(Stored data entries)
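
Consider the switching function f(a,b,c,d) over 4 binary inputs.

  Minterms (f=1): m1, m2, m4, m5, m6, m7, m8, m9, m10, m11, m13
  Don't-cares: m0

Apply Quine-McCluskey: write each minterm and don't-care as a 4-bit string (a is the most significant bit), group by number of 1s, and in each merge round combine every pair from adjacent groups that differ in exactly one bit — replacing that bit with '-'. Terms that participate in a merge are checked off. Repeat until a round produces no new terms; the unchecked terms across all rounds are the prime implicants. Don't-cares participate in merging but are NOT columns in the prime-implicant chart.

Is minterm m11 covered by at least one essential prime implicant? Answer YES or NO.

YES

size-2^0 implicants → 0000(✓)  0001(✓)  0010(✓)  0100(✓)  0101(✓)  0110(✓)  0111(✓)  1000(✓)  1001(✓)  1010(✓)  1011(✓)  1101(✓)
size-2^1 implicants → -000(✓)  -001(✓)  -010(✓)  -101(✓)  0-00(✓)  0-01(✓)  0-10(✓)  00-0(✓)  000-(✓)  01-0(✓)  01-1(✓)  010-(✓)  011-(✓)  1-01(✓)  10-0(✓)  10-1(✓)  100-(✓)  101-(✓)
size-2^2 implicants → --01  -0-0  -00-  0--0  0-0-  01--  10--
Unchecked terms (primes): --01, -0-0, -00-, 0--0, 0-0-, 01--, 10--
Minterm coverage:
  m1 ⊆ --01,-00-,0-0-
  m2 ⊆ -0-0,0--0
  m4 ⊆ 0--0,0-0-,01--
  m5 ⊆ --01,0-0-,01--
  m6 ⊆ 0--0,01--
  m7 ⊆ 01-- [E]
  m8 ⊆ -0-0,-00-,10--
  m9 ⊆ --01,-00-,10--
  m10 ⊆ -0-0,10--
  m11 ⊆ 10-- [E]
  m13 ⊆ --01 [E]
E = {--01, 01--, 10--}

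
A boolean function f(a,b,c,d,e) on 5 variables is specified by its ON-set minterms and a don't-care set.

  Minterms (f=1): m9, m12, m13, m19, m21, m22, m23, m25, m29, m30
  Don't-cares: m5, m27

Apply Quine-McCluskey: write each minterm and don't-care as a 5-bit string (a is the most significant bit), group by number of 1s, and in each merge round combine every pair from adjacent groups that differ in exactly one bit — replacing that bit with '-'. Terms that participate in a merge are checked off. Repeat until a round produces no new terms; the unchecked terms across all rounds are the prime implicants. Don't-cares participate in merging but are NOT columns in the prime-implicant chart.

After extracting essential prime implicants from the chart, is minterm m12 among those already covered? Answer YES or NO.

YES

size-2^0 implicants → 00101(✓)  01001(✓)  01100(✓)  01101(✓)  10011(✓)  10101(✓)  10110(✓)  10111(✓)  11001(✓)  11011(✓)  11101(✓)  11110(✓)
size-2^1 implicants → -0101(✓)  -1001(✓)  -1101(✓)  0-101(✓)  01-01(✓)  0110-  1-011  1-101(✓)  1-110  10-11  101-1  1011-  11-01(✓)  110-1
size-2^2 implicants → --101  -1-01
Unchecked terms (primes): --101, -1-01, 0110-, 1-011, 1-110, 10-11, 101-1, 1011-, 110-1
Minterm coverage:
  m9 ⊆ -1-01 [E]
  m12 ⊆ 0110- [E]
  m13 ⊆ --101,-1-01,0110-
  m19 ⊆ 1-011,10-11
  m21 ⊆ --101,101-1
  m22 ⊆ 1-110,1011-
  m23 ⊆ 10-11,101-1,1011-
  m25 ⊆ -1-01,110-1
  m29 ⊆ --101,-1-01
  m30 ⊆ 1-110 [E]
E = {-1-01, 0110-, 1-110}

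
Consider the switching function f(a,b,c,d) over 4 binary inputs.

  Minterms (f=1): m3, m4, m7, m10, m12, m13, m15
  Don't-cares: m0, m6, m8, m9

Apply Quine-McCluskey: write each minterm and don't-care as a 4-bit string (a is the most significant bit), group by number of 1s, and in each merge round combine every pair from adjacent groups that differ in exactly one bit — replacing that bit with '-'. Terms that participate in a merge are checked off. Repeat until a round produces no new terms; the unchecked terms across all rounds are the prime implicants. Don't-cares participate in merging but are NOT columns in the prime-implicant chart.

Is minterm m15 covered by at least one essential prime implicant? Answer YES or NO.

NO

Round 0: 0000✓ 0011✓ 0100✓ 0110✓ 0111✓ 1000✓ 1001✓ 1010✓ 1100✓ 1101✓ 1111✓
Round 1: -000✓ -100✓ -111 0-00✓ 0-11 01-0 011- 1-00✓ 1-01✓ 10-0 100-✓ 11-1 110-✓
Round 2: --00 1-0-
PIs = {--00, -111, 0-11, 01-0, 011-, 1-0-, 10-0, 11-1}
Coverage chart:
  m3: 0-11 ←essential
  m4: --00,01-0
  m7: -111,0-11,011-
  m10: 10-0 ←essential
  m12: --00,1-0-
  m13: 1-0-,11-1
  m15: -111,11-1
Essential: 0-11, 10-0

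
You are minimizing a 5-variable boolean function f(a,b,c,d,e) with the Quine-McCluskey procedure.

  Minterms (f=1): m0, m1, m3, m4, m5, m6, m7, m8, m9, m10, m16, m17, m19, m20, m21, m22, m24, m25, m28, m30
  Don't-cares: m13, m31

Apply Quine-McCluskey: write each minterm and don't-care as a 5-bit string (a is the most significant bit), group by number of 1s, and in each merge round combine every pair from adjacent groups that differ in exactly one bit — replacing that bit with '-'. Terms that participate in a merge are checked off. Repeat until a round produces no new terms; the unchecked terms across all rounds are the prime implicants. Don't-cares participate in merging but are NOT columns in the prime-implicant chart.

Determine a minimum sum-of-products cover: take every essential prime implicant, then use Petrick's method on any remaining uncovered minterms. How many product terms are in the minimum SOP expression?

size-2^0 implicants → 00000(✓)  00001(✓)  00011(✓)  00100(✓)  00101(✓)  00110(✓)  00111(✓)  01000(✓)  01001(✓)  01010(✓)  01101(✓)  10000(✓)  10001(✓)  10011(✓)  10100(✓)  10101(✓)  10110(✓)  11000(✓)  11001(✓)  11100(✓)  11110(✓)  11111(✓)
size-2^1 implicants → -0000(✓)  -0001(✓)  -0011(✓)  -0100(✓)  -0101(✓)  -0110(✓)  -1000(✓)  -1001(✓)  0-000(✓)  0-001(✓)  0-101(✓)  00-00(✓)  00-01(✓)  00-11(✓)  000-1(✓)  0000-(✓)  001-0(✓)  001-1(✓)  0010-(✓)  0011-(✓)  01-01(✓)  010-0  0100-(✓)  1-000(✓)  1-001(✓)  1-100(✓)  1-110(✓)  10-00(✓)  10-01(✓)  100-1(✓)  1000-(✓)  101-0(✓)  1010-(✓)  11-00(✓)  1100-(✓)  111-0(✓)  1111-
size-2^2 implicants → --000(✓)  --001(✓)  -0-00(✓)  -0-01(✓)  -00-1  -000-(✓)  -01-0  -010-(✓)  -100-(✓)  0--01  0-00-(✓)  00--1  00-0-(✓)  001--  1--00  1-00-(✓)  1-1-0  10-0-(✓)
size-2^3 implicants → --00-  -0-0-
Unchecked terms (primes): --00-, -0-0-, -00-1, -01-0, 0--01, 00--1, 001--, 010-0, 1--00, 1-1-0, 1111-
Minterm coverage:
  m0 ⊆ --00-,-0-0-
  m1 ⊆ --00-,-0-0-,-00-1,0--01,00--1
  m3 ⊆ -00-1,00--1
  m4 ⊆ -0-0-,-01-0,001--
  m5 ⊆ -0-0-,0--01,00--1,001--
  m6 ⊆ -01-0,001--
  m7 ⊆ 00--1,001--
  m8 ⊆ --00-,010-0
  m9 ⊆ --00-,0--01
  m10 ⊆ 010-0 [E]
  m16 ⊆ --00-,-0-0-,1--00
  m17 ⊆ --00-,-0-0-,-00-1
  m19 ⊆ -00-1 [E]
  m20 ⊆ -0-0-,-01-0,1--00,1-1-0
  m21 ⊆ -0-0- [E]
  m22 ⊆ -01-0,1-1-0
  m24 ⊆ --00-,1--00
  m25 ⊆ --00- [E]
  m28 ⊆ 1--00,1-1-0
  m30 ⊆ 1-1-0,1111-
E = {--00-, -0-0-, -00-1, 010-0}
Petrick residual → 001--, 1-1-0
Cover = c'd' + b'd' + b'c'e + a'b'c + a'bc'e' + ace'  |cover|=6

6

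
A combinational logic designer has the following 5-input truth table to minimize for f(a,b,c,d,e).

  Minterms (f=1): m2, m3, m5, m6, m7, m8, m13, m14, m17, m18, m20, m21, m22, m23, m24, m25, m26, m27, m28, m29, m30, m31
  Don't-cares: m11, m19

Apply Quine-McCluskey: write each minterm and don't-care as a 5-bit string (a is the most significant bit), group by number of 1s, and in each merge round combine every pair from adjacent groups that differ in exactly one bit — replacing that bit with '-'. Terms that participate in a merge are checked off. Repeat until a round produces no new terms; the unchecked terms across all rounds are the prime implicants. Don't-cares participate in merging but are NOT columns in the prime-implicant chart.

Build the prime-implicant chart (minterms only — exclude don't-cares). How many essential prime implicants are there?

[col 0] 00010*, 00011*, 00101*, 00110*, 00111*, 01000*, 01011*, 01101*, 01110*, 10001*, 10010*, 10011*, 10100*, 10101*, 10110*, 10111*, 11000*, 11001*, 11010*, 11011*, 11100*, 11101*, 11110*, 11111*
[col 1] -0010*, -0011*, -0101*, -0110*, -0111*, -1000, -1011*, -1101*, -1110*, 0-011*, 0-101*, 0-110*, 00-10*, 00-11*, 0001-*, 001-1*, 0011-*, 1-001*, 1-010*, 1-011*, 1-100*, 1-101*, 1-110*, 1-111*, 10-01*, 10-10*, 10-11*, 100-1*, 1001-*, 101-0*, 101-1*, 1010-*, 1011-*, 11-00*, 11-01*, 11-10*, 11-11*, 110-0*, 110-1*, 1100-*, 1101-*, 111-0*, 111-1*, 1110-*, 1111-*
[col 2] --011, --101, --110, -0-10*, -0-11*, -001-*, -01-1, -011-*, 00-1-*, 1--01*, 1--10*, 1--11*, 1-0-1*, 1-01-*, 1-1-0*, 1-1-1*, 1-10-*, 1-11-*, 10--1*, 10-1-*, 101--*, 11--0*, 11--1*, 11-0-*, 11-1-*, 110--*, 111--*
[col 3] -0-1-, 1---1, 1--1-, 1-1--, 11---
Prime implicants: --011, --101, --110, -0-1-, -01-1, -1000, 1---1, 1--1-, 1-1--, 11---
PI chart (minterm → PIs covering it):
  2 | -0-1-  (sole → essential)
  3 | --011,-0-1-
  5 | --101,-01-1
  6 | --110,-0-1-
  7 | -0-1-,-01-1
  8 | -1000  (sole → essential)
  13 | --101  (sole → essential)
  14 | --110  (sole → essential)
  17 | 1---1  (sole → essential)
  18 | -0-1-,1--1-
  20 | 1-1--  (sole → essential)
  21 | --101,-01-1,1---1,1-1--
  22 | --110,-0-1-,1--1-,1-1--
  23 | -0-1-,-01-1,1---1,1--1-,1-1--
  24 | -1000,11---
  25 | 1---1,11---
  26 | 1--1-,11---
  27 | --011,1---1,1--1-,11---
  28 | 1-1--,11---
  29 | --101,1---1,1-1--,11---
  30 | --110,1--1-,1-1--,11---
  31 | 1---1,1--1-,1-1--,11---
Essential prime implicants: --101, --110, -0-1-, -1000, 1---1, 1-1--

6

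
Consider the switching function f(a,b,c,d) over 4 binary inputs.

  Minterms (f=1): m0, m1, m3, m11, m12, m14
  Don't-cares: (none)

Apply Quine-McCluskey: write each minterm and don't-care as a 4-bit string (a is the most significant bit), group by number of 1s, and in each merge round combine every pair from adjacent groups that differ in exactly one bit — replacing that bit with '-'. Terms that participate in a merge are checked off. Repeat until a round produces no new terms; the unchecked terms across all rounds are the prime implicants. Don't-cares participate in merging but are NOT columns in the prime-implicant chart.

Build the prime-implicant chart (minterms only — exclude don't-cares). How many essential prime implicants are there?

3

Round 0: 0000✓ 0001✓ 0011✓ 1011✓ 1100✓ 1110✓
Round 1: -011 00-1 000- 11-0
PIs = {-011, 00-1, 000-, 11-0}
Coverage chart:
  m0: 000- ←essential
  m1: 00-1,000-
  m3: -011,00-1
  m11: -011 ←essential
  m12: 11-0 ←essential
  m14: 11-0 ←essential
Essential: -011, 000-, 11-0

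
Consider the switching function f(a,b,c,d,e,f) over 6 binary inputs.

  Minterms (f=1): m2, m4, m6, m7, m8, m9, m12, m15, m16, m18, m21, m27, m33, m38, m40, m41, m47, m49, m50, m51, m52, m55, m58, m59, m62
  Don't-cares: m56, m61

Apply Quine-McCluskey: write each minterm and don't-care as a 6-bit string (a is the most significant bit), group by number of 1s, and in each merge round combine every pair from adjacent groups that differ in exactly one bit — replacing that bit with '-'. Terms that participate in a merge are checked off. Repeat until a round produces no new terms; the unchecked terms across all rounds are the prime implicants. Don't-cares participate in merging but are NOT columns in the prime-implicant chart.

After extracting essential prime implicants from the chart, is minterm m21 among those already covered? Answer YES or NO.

size-2^0 implicants → 000010(✓)  000100(✓)  000110(✓)  000111(✓)  001000(✓)  001001(✓)  001100(✓)  001111(✓)  010000(✓)  010010(✓)  010101  011011(✓)  100001(✓)  100110(✓)  101000(✓)  101001(✓)  101111(✓)  110001(✓)  110010(✓)  110011(✓)  110100  110111(✓)  111000(✓)  111010(✓)  111011(✓)  111101  111110(✓)
size-2^1 implicants → -00110  -01000(✓)  -01001(✓)  -01111  -10010  -11011  0-0010  00-100  00-111  000-10  0001-0  00011-  001-00  00100-(✓)  0100-0  1-0001  1-1000  10-001  10100-(✓)  11-010(✓)  11-011(✓)  110-11  1100-1  11001-(✓)  111-10  1110-0  11101-(✓)
size-2^2 implicants → -0100-  11-01-
Unchecked terms (primes): -00110, -0100-, -01111, -10010, -11011, 0-0010, 00-100, 00-111, 000-10, 0001-0, 00011-, 001-00, 0100-0, 010101, 1-0001, 1-1000, 10-001, 11-01-, 110-11, 1100-1, 110100, 111-10, 1110-0, 111101
Minterm coverage:
  m2 ⊆ 0-0010,000-10
  m4 ⊆ 00-100,0001-0
  m6 ⊆ -00110,000-10,0001-0,00011-
  m7 ⊆ 00-111,00011-
  m8 ⊆ -0100-,001-00
  m9 ⊆ -0100- [E]
  m12 ⊆ 00-100,001-00
  m15 ⊆ -01111,00-111
  m16 ⊆ 0100-0 [E]
  m18 ⊆ -10010,0-0010,0100-0
  m21 ⊆ 010101 [E]
  m27 ⊆ -11011 [E]
  m33 ⊆ 1-0001,10-001
  m38 ⊆ -00110 [E]
  m40 ⊆ -0100-,1-1000
  m41 ⊆ -0100-,10-001
  m47 ⊆ -01111 [E]
  m49 ⊆ 1-0001,1100-1
  m50 ⊆ -10010,11-01-
  m51 ⊆ 11-01-,110-11,1100-1
  m52 ⊆ 110100 [E]
  m55 ⊆ 110-11 [E]
  m58 ⊆ 11-01-,111-10,1110-0
  m59 ⊆ -11011,11-01-
  m62 ⊆ 111-10 [E]
E = {-00110, -0100-, -01111, -11011, 0100-0, 010101, 110-11, 110100, 111-10}

YES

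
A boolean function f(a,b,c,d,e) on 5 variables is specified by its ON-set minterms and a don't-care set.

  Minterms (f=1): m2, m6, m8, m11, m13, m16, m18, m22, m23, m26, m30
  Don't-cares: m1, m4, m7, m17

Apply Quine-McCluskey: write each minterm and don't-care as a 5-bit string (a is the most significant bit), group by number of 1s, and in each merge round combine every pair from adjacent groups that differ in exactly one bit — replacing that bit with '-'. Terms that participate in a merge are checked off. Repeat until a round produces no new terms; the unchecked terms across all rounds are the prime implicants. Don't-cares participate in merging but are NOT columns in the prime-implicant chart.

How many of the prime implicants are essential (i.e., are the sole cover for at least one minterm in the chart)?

6

size-2^0 implicants → 00001(✓)  00010(✓)  00100(✓)  00110(✓)  00111(✓)  01000  01011  01101  10000(✓)  10001(✓)  10010(✓)  10110(✓)  10111(✓)  11010(✓)  11110(✓)
size-2^1 implicants → -0001  -0010(✓)  -0110(✓)  -0111(✓)  00-10(✓)  001-0  0011-(✓)  1-010(✓)  1-110(✓)  10-10(✓)  100-0  1000-  1011-(✓)  11-10(✓)
size-2^2 implicants → -0-10  -011-  1--10
Unchecked terms (primes): -0-10, -0001, -011-, 001-0, 01000, 01011, 01101, 1--10, 100-0, 1000-
Minterm coverage:
  m2 ⊆ -0-10 [E]
  m6 ⊆ -0-10,-011-,001-0
  m8 ⊆ 01000 [E]
  m11 ⊆ 01011 [E]
  m13 ⊆ 01101 [E]
  m16 ⊆ 100-0,1000-
  m18 ⊆ -0-10,1--10,100-0
  m22 ⊆ -0-10,-011-,1--10
  m23 ⊆ -011- [E]
  m26 ⊆ 1--10 [E]
  m30 ⊆ 1--10 [E]
E = {-0-10, -011-, 01000, 01011, 01101, 1--10}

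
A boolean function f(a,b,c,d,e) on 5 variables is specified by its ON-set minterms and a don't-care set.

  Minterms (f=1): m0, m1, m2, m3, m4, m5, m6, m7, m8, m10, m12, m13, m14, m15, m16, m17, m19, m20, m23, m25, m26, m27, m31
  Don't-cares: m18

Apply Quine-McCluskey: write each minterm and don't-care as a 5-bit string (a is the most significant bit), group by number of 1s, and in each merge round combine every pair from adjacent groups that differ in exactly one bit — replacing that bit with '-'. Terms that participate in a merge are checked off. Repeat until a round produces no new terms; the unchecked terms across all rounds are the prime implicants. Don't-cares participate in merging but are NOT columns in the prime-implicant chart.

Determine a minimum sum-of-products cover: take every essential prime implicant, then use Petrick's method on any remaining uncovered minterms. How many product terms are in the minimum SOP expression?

[col 0] 00000*, 00001*, 00010*, 00011*, 00100*, 00101*, 00110*, 00111*, 01000*, 01010*, 01100*, 01101*, 01110*, 01111*, 10000*, 10001*, 10010*, 10011*, 10100*, 10111*, 11001*, 11010*, 11011*, 11111*
[col 1] -0000*, -0001*, -0010*, -0011*, -0100*, -0111*, -1010*, -1111*, 0-000*, 0-010*, 0-100*, 0-101*, 0-110*, 0-111*, 00-00*, 00-01*, 00-10*, 00-11*, 000-0*, 000-1*, 0000-*, 0001-*, 001-0*, 001-1*, 0010-*, 0011-*, 01-00*, 01-10*, 010-0*, 011-0*, 011-1*, 0110-*, 0111-*, 1-001*, 1-010*, 1-011*, 1-111*, 10-00*, 10-11*, 100-0*, 100-1*, 1000-*, 1001-*, 11-11*, 110-1*, 1101-*
[col 2] --010, --111, -0-00, -0-11, -00-0*, -00-1*, -000-*, -001-*, 0--00*, 0--10*, 0-0-0*, 0-1-0*, 0-1-1*, 0-10-*, 0-11-*, 00--0*, 00--1*, 00-0-*, 00-1-*, 000--*, 001--*, 01--0*, 011--*, 1--11, 1-0-1, 1-01-, 100--*
[col 3] -00--, 0---0, 0-1--, 00---
Prime implicants: --010, --111, -0-00, -0-11, -00--, 0---0, 0-1--, 00---, 1--11, 1-0-1, 1-01-
PI chart (minterm → PIs covering it):
  0 | -0-00,-00--,0---0,00---
  1 | -00--,00---
  2 | --010,-00--,0---0,00---
  3 | -0-11,-00--,00---
  4 | -0-00,0---0,0-1--,00---
  5 | 0-1--,00---
  6 | 0---0,0-1--,00---
  7 | --111,-0-11,0-1--,00---
  8 | 0---0  (sole → essential)
  10 | --010,0---0
  12 | 0---0,0-1--
  13 | 0-1--  (sole → essential)
  14 | 0---0,0-1--
  15 | --111,0-1--
  16 | -0-00,-00--
  17 | -00--,1-0-1
  19 | -0-11,-00--,1--11,1-0-1,1-01-
  20 | -0-00  (sole → essential)
  23 | --111,-0-11,1--11
  25 | 1-0-1  (sole → essential)
  26 | --010,1-01-
  27 | 1--11,1-0-1,1-01-
  31 | --111,1--11
Essential prime implicants: -0-00, 0---0, 0-1--, 1-0-1
Petrick residual → --010, --111, -00--
Minimum SOP uses 7 PIs: c'de' + cde + b'd'e' + b'c' + a'e' + a'c + ac'e

7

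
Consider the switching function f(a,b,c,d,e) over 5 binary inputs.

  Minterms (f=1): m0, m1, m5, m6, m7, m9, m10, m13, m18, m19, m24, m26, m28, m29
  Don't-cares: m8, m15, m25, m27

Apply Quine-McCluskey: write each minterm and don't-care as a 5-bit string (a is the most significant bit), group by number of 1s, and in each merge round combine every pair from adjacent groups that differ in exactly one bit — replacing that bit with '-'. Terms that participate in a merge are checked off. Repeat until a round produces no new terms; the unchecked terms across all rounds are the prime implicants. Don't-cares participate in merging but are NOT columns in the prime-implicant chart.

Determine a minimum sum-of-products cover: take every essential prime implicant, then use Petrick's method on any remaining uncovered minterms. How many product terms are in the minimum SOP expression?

size-2^0 implicants → 00000(✓)  00001(✓)  00101(✓)  00110(✓)  00111(✓)  01000(✓)  01001(✓)  01010(✓)  01101(✓)  01111(✓)  10010(✓)  10011(✓)  11000(✓)  11001(✓)  11010(✓)  11011(✓)  11100(✓)  11101(✓)
size-2^1 implicants → -1000(✓)  -1001(✓)  -1010(✓)  -1101(✓)  0-000(✓)  0-001(✓)  0-101(✓)  0-111(✓)  00-01(✓)  0000-(✓)  001-1(✓)  0011-  01-01(✓)  010-0(✓)  0100-(✓)  011-1(✓)  1-010(✓)  1-011(✓)  1001-(✓)  11-00(✓)  11-01(✓)  110-0(✓)  110-1(✓)  1100-(✓)  1101-(✓)  1110-(✓)
size-2^2 implicants → -1-01  -10-0  -100-  0--01  0-00-  0-1-1  1-01-  11-0-  110--
Unchecked terms (primes): -1-01, -10-0, -100-, 0--01, 0-00-, 0-1-1, 0011-, 1-01-, 11-0-, 110--
Minterm coverage:
  m0 ⊆ 0-00- [E]
  m1 ⊆ 0--01,0-00-
  m5 ⊆ 0--01,0-1-1
  m6 ⊆ 0011- [E]
  m7 ⊆ 0-1-1,0011-
  m9 ⊆ -1-01,-100-,0--01,0-00-
  m10 ⊆ -10-0 [E]
  m13 ⊆ -1-01,0--01,0-1-1
  m18 ⊆ 1-01- [E]
  m19 ⊆ 1-01- [E]
  m24 ⊆ -10-0,-100-,11-0-,110--
  m26 ⊆ -10-0,1-01-,110--
  m28 ⊆ 11-0- [E]
  m29 ⊆ -1-01,11-0-
E = {-10-0, 0-00-, 0011-, 1-01-, 11-0-}
Petrick residual → 0--01
Cover = bc'e' + a'd'e + a'c'd' + a'b'cd + ac'd + abd'  |cover|=6

6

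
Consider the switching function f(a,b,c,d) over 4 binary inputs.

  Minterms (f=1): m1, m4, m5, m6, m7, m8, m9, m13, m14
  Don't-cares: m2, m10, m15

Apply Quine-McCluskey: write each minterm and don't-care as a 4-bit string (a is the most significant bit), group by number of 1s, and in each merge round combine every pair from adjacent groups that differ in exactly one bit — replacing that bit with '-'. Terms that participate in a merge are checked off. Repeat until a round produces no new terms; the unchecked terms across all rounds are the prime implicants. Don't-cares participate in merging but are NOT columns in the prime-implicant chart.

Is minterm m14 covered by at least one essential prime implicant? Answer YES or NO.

NO

Round 0: 0001✓ 0010✓ 0100✓ 0101✓ 0110✓ 0111✓ 1000✓ 1001✓ 1010✓ 1101✓ 1110✓ 1111✓
Round 1: -001✓ -010✓ -101✓ -110✓ -111✓ 0-01✓ 0-10✓ 01-0✓ 01-1✓ 010-✓ 011-✓ 1-01✓ 1-10✓ 10-0 100- 11-1✓ 111-✓
Round 2: --01 --10 -1-1 -11- 01--
PIs = {--01, --10, -1-1, -11-, 01--, 10-0, 100-}
Coverage chart:
  m1: --01 ←essential
  m4: 01-- ←essential
  m5: --01,-1-1,01--
  m6: --10,-11-,01--
  m7: -1-1,-11-,01--
  m8: 10-0,100-
  m9: --01,100-
  m13: --01,-1-1
  m14: --10,-11-
Essential: --01, 01--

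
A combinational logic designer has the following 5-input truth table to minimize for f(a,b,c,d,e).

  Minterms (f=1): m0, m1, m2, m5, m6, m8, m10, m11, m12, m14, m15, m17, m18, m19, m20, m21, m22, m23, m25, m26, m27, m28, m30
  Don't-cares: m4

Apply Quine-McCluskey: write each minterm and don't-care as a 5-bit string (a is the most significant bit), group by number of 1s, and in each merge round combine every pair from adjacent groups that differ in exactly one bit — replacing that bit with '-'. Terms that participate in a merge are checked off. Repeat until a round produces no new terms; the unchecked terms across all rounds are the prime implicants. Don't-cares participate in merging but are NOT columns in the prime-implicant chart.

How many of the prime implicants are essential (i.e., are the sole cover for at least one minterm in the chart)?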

### Work instructions
Set down precisely the lines above between the line holding "Don't-cares: m56, m61" and the line holding "a 6-bit string", inclusive, and nothing beyond them.

### The completed task
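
  Don't-cares: m56, m61

Apply Quine-McCluskey: write each minterm and don't-care as a 6-bit string (a is the most significant bit), group by number of 1s, and in each merge round combine every pair from adjacent groups that differ in exactly one bit — replacing that bit with '-'. Terms that participate in a merge are checked off. Repeat until a round produces no new terms; the unchecked terms across all rounds are the prime implicants. Don't-cares participate in merging but are NOT columns in the prime-implicant chart.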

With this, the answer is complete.